__Recorded information__:
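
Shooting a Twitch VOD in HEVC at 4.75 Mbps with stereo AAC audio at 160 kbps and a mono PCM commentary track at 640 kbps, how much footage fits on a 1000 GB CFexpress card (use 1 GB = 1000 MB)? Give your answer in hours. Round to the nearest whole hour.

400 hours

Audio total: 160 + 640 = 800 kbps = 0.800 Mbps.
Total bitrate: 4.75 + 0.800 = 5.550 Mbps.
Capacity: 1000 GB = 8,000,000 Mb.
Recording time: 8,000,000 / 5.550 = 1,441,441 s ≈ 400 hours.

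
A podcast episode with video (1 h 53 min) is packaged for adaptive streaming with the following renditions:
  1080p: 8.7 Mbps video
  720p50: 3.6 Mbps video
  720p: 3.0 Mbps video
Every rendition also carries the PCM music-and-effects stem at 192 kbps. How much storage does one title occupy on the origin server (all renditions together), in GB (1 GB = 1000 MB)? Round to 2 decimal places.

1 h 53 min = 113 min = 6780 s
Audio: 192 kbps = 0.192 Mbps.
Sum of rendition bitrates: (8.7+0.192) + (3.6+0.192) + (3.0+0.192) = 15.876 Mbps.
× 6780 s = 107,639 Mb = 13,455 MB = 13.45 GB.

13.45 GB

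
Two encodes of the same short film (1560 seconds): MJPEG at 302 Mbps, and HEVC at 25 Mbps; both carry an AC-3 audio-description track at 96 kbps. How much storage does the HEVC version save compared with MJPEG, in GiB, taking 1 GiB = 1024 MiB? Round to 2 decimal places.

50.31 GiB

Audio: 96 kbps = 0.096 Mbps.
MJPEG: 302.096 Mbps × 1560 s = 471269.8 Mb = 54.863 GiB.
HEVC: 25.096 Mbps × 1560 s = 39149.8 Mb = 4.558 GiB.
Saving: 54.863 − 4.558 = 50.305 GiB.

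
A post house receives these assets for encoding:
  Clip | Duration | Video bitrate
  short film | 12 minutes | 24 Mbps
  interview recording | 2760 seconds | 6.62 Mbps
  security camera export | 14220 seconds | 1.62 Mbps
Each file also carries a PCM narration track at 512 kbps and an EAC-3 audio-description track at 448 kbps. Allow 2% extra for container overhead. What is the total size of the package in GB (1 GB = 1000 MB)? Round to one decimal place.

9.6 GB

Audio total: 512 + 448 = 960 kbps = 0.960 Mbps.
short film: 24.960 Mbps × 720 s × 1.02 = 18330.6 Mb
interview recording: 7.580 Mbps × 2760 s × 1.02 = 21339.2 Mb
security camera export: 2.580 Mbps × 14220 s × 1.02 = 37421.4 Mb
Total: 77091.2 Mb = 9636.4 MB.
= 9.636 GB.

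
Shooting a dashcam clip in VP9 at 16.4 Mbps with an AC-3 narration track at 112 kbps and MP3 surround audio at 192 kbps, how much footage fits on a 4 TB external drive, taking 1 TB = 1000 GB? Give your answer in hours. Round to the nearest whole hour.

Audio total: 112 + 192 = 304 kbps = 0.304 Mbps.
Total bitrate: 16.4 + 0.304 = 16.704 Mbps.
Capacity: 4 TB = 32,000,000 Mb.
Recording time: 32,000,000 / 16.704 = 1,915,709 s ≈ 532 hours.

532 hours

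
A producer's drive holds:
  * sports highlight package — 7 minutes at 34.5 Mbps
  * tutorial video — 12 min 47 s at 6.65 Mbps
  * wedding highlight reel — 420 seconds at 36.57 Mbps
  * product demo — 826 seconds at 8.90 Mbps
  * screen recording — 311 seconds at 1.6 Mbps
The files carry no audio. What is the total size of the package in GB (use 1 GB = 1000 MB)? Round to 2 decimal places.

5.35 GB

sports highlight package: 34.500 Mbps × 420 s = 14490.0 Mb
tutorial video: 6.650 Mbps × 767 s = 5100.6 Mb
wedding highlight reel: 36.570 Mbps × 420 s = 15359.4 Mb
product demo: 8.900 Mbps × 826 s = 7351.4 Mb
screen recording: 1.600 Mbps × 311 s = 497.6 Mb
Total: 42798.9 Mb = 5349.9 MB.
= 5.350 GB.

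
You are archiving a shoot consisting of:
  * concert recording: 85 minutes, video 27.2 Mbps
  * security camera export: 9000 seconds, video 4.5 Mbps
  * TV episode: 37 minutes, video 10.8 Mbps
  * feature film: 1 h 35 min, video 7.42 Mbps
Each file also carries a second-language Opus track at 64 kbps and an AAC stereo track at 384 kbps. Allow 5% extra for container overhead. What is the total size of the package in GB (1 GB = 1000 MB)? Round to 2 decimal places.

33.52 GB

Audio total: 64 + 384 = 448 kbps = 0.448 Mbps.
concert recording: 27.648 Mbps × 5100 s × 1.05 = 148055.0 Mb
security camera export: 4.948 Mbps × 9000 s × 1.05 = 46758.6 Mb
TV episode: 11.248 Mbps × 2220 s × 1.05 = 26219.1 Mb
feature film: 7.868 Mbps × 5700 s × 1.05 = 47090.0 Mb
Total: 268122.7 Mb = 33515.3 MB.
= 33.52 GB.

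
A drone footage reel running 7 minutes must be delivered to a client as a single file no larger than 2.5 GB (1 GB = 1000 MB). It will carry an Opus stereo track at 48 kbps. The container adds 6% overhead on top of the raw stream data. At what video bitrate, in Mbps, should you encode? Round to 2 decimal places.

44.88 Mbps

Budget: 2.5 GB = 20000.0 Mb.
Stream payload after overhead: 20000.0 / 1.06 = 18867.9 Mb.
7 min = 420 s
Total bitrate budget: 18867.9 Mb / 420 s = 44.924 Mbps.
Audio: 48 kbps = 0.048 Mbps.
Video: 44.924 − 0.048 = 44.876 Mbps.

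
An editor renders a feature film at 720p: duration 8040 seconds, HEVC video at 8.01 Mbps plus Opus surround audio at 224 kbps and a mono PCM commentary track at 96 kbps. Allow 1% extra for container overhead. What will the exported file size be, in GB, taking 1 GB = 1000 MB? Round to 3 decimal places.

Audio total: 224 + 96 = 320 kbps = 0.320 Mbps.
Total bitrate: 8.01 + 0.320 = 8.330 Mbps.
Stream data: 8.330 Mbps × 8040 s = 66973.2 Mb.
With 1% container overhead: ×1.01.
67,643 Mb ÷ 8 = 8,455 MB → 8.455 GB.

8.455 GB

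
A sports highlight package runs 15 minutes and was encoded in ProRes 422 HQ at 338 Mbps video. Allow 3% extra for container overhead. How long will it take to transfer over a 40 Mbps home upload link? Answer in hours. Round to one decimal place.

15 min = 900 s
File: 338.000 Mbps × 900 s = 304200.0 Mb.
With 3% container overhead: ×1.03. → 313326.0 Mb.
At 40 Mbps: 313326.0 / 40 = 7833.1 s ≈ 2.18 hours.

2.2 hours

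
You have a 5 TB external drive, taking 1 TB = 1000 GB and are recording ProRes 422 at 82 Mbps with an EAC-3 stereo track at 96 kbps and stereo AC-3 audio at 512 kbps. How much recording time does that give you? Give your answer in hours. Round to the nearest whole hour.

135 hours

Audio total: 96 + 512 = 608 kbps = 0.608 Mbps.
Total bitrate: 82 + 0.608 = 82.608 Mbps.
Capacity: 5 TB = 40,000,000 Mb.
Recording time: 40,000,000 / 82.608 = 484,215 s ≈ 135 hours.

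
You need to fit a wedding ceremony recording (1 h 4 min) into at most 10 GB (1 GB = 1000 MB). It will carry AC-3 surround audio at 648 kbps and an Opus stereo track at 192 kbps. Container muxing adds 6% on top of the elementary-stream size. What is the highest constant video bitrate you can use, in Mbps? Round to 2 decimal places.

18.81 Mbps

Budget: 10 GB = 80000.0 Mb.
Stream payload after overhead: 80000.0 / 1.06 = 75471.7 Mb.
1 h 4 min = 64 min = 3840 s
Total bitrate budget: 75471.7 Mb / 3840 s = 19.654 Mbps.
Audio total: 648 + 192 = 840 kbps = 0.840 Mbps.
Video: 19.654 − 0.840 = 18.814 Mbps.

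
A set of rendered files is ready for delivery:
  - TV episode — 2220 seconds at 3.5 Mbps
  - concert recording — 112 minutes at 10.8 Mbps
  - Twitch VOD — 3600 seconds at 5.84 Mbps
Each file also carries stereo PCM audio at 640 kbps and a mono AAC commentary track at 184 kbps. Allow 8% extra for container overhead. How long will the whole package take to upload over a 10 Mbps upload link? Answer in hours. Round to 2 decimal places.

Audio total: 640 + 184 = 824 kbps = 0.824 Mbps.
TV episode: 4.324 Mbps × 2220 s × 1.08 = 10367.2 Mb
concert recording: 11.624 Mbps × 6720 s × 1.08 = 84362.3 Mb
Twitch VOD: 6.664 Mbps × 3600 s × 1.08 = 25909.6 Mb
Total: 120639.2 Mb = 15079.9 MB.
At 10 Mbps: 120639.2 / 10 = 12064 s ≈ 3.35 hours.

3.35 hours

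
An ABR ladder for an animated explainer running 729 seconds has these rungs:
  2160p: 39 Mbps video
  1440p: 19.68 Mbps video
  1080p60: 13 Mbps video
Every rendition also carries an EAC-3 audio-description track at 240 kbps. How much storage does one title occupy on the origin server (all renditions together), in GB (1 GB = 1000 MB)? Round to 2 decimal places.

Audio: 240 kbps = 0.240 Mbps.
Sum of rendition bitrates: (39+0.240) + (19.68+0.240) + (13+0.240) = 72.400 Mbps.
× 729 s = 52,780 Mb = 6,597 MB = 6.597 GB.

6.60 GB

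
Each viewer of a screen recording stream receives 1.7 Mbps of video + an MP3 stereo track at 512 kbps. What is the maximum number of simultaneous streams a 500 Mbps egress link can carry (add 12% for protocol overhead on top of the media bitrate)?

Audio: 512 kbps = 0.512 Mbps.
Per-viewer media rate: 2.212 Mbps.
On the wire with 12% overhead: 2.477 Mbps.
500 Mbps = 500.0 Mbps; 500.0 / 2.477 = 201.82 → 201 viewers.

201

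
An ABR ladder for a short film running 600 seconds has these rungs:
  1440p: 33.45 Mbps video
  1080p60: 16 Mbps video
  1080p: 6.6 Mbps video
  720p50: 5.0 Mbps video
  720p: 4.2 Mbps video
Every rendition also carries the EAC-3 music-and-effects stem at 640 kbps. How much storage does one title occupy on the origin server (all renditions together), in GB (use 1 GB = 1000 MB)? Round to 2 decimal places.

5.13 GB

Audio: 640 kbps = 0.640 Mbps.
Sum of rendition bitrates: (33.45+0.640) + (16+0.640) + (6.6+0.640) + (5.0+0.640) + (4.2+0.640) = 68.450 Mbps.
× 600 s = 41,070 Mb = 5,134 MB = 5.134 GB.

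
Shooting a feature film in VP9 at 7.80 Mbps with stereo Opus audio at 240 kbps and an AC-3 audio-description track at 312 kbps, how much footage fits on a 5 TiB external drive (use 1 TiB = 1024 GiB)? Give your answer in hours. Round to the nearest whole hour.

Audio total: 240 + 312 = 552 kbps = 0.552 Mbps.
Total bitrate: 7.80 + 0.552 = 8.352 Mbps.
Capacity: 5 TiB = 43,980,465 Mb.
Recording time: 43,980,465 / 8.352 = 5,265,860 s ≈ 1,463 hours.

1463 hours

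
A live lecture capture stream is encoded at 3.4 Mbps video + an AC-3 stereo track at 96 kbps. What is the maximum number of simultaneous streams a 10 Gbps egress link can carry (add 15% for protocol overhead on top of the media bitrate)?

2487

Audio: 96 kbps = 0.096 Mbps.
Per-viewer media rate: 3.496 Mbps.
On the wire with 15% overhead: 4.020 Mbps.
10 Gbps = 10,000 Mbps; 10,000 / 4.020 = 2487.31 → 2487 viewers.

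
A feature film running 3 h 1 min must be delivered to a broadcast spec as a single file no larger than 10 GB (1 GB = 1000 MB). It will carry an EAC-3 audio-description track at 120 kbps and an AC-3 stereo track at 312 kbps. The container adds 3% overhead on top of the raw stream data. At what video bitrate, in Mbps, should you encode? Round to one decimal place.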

__Your task__: Return only the stretch of the material above from the line holding "1440p: 33.45 Mbps video" through the line holding "720p: 4.2 Mbps video", copied exactly.

__Your solution__:
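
  1440p: 33.45 Mbps video
  1080p60: 16 Mbps video
  1080p: 6.6 Mbps video
  720p50: 5.0 Mbps video
  720p: 4.2 Mbps video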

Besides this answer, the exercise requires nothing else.